=== Section Start ===

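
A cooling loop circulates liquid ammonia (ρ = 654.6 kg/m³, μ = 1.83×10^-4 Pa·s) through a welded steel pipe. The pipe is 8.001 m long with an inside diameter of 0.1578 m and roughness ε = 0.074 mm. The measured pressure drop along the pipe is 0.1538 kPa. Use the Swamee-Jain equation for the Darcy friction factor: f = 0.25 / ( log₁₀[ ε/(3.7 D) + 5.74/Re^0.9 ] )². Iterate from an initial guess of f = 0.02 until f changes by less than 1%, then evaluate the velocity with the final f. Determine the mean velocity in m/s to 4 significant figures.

Rearranging Darcy-Weisbach: V = √(2·ΔP·D/(f·L·ρ)). With ε/D = 7.4e-05/0.1578 = 0.000469, iterate starting from f = 0.02:
  f = 0.02 → V = √(2·153.8·0.1578/(0.02·8.001·654.6)) = 0.6807 m/s; Re = ρVD/μ = 3.842e+05; f → 0.01785
  f = 0.01785 → V = 0.7206 m/s; Re = 4.068e+05; f → 0.01778
Converged (Δf/f < 1%). With the final f = 0.01778: V = √(2·153.8·0.1578/(0.01778·8.001·654.6)) = 0.7219 m/s.

V ≈ 0.7219 m/s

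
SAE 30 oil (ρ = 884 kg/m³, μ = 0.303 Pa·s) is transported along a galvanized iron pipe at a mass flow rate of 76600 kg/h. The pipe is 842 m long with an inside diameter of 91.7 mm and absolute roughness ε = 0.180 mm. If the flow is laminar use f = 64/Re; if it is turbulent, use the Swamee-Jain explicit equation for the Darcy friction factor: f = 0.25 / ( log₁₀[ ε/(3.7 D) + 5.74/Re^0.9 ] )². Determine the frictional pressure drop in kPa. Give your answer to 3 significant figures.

ΔP ≈ 3540 kPa

ṁ = 76600 kg/h = 76600/3600 = 21.28 kg/s.
A = πD²/4 = π(0.0917)²/4 = 0.006604 m²; mean velocity V = ṁ/(ρA) = 21.28/(884 · 0.006604) = 3.645 m/s.
Reynolds number Re = ρVD/μ = 884 · 3.645 · 0.0917 / 0.303 = 975.
Re < 2300 → laminar flow, so f = 64/Re = 64/975 = 0.06564 (the turbulent correlation is not needed).
Darcy-Weisbach: ΔP = f(L/D)(ρV²/2) = 0.06564·(842/0.0917)·(884·3.645²/2) = 0.06564·9182·5871 = 3.538e+06 Pa.
ΔP = 3.538e+06 Pa = 3540 kPa.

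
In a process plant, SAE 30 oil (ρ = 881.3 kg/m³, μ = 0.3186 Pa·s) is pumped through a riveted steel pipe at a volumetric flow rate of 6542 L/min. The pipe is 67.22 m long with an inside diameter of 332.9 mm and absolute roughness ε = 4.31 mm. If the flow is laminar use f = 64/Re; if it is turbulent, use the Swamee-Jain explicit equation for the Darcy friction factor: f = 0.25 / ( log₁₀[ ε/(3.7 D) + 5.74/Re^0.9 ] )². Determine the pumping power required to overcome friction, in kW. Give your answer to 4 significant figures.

P ≈ 0.8446 kW

Q = 6542 L/min = 6542/60000 = 0.109 m³/s.
Cross-sectional area A = πD²/4 = π(0.3329)²/4 = 0.08704 m²; mean velocity V = Q/A = 0.109/0.08704 = 1.253 m/s.
Reynolds number Re = ρVD/μ = 881.3 · 1.253 · 0.3329 / 0.319 = 1154.
Re < 2300 → laminar flow, so f = 64/Re = 64/1154 = 0.05548 (the turbulent correlation is not needed).
Darcy-Weisbach: ΔP = f(L/D)(ρV²/2) = 0.05548·(67.22/0.3329)·(881.3·1.253²/2) = 0.05548·201.9·691.5 = 7747 Pa.
Pumping power P = QΔP = 0.109·7747 = 844.63 W = 0.8446 kW.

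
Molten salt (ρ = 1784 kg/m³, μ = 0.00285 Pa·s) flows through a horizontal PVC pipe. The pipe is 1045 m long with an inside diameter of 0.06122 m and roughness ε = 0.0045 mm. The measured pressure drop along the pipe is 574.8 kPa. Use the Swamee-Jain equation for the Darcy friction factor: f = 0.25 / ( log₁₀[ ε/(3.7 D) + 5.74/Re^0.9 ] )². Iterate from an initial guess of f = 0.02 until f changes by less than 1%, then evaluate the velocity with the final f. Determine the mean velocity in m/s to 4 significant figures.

Rearranging Darcy-Weisbach: V = √(2·ΔP·D/(f·L·ρ)). With ε/D = 4.5e-06/0.06122 = 7.35e-05, iterate starting from f = 0.02:
  f = 0.02 → V = √(2·5.748e+05·0.06122/(0.02·1045·1784)) = 1.374 m/s; Re = ρVD/μ = 5.265e+04; f → 0.02083
  f = 0.02083 → V = 1.346 m/s; Re = 5.159e+04; f → 0.02092
Converged (Δf/f < 1%). With the final f = 0.02092: V = √(2·5.748e+05·0.06122/(0.02092·1045·1784)) = 1.343 m/s.

V ≈ 1.343 m/s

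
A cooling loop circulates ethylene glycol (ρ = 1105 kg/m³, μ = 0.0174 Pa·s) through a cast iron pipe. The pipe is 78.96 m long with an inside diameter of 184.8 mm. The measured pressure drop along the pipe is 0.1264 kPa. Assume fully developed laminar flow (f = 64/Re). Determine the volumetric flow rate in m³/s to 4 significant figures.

Q ≈ 0.002634 m³/s

For laminar flow, f = 64/Re with Re = ρVD/μ, so Darcy-Weisbach reduces to ΔP = 32μLV/D². Solving for V: V = ΔP·D²/(32μL) = 126.4·(0.1848)²/(32·0.0174·78.96) = 0.09818 m/s.
Check: Re = ρVD/μ = 1105·0.09818·0.1848/0.0174 = 1152 < 2300, so the laminar assumption holds.
Q = V·A = 0.09818·(π/4·0.1848²) = 0.002634 m³/s = 0.002634 m³/s.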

=== Section End ===

Work instructions — The answer must be the line containing "Molten salt (ρ" and every line after it to the end of the data, exactly as written.

The completed task —
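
Molten salt (ρ = 1784 kg/m³, μ = 0.00285 Pa·s) flows through a horizontal PVC pipe. The pipe is 1045 m long with an inside diameter of 0.06122 m and roughness ε = 0.0045 mm. The measured pressure drop along the pipe is 574.8 kPa. Use the Swamee-Jain equation for the Darcy friction factor: f = 0.25 / ( log₁₀[ ε/(3.7 D) + 5.74/Re^0.9 ] )². Iterate from an initial guess of f = 0.02 until f changes by less than 1%, then evaluate the velocity with the final f. Determine the mean velocity in m/s to 4 significant figures.

Rearranging Darcy-Weisbach: V = √(2·ΔP·D/(f·L·ρ)). With ε/D = 4.5e-06/0.06122 = 7.35e-05, iterate starting from f = 0.02:
  f = 0.02 → V = √(2·5.748e+05·0.06122/(0.02·1045·1784)) = 1.374 m/s; Re = ρVD/μ = 5.265e+04; f → 0.02083
  f = 0.02083 → V = 1.346 m/s; Re = 5.159e+04; f → 0.02092
Converged (Δf/f < 1%). With the final f = 0.02092: V = √(2·5.748e+05·0.06122/(0.02092·1045·1784)) = 1.343 m/s.

V ≈ 1.343 m/s

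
A cooling loop circulates ethylene glycol (ρ = 1105 kg/m³, μ = 0.0174 Pa·s) through a cast iron pipe. The pipe is 78.96 m long with an inside diameter of 184.8 mm. The measured pressure drop along the pipe is 0.1264 kPa. Assume fully developed laminar flow (f = 64/Re). Determine the volumetric flow rate in m³/s to 4 significant figures.

Q ≈ 0.002634 m³/s

For laminar flow, f = 64/Re with Re = ρVD/μ, so Darcy-Weisbach reduces to ΔP = 32μLV/D². Solving for V: V = ΔP·D²/(32μL) = 126.4·(0.1848)²/(32·0.0174·78.96) = 0.09818 m/s.
Check: Re = ρVD/μ = 1105·0.09818·0.1848/0.0174 = 1152 < 2300, so the laminar assumption holds.
Q = V·A = 0.09818·(π/4·0.1848²) = 0.002634 m³/s = 0.002634 m³/s.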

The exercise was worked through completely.